Action item: What is needed is every line of the data that includes the word "transport". Please copy each one.
*** Block opens ***
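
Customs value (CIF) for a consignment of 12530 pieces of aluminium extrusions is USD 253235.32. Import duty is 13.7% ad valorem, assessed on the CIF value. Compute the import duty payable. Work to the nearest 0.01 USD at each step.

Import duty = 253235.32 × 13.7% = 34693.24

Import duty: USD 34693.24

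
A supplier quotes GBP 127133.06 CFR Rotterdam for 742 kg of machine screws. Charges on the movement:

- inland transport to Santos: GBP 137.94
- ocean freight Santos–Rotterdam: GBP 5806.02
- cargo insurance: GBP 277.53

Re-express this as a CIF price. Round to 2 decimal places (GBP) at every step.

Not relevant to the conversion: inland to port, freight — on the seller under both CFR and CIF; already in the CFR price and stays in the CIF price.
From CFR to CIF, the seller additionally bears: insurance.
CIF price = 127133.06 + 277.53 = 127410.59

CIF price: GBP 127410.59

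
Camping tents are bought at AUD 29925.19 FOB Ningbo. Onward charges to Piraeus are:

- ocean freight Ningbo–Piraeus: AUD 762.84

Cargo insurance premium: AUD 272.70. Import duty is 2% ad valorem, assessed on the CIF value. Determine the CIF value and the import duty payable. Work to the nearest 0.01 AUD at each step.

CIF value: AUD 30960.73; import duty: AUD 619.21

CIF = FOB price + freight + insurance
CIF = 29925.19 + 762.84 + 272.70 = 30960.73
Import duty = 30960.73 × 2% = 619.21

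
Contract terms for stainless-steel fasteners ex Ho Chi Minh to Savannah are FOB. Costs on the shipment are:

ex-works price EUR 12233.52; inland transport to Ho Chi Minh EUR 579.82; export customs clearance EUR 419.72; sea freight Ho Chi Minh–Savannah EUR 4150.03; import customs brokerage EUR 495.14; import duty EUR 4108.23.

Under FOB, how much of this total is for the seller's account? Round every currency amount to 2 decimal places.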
*** Block closes ***
Result of this exercise:
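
- inland transport to Santos: GBP 137.94
ex-works price EUR 12233.52; inland transport to Ho Chi Minh EUR 579.82; export customs clearance EUR 419.72; sea freight Ho Chi Minh–Savannah EUR 4150.03; import customs brokerage EUR 495.14; import duty EUR 4108.23.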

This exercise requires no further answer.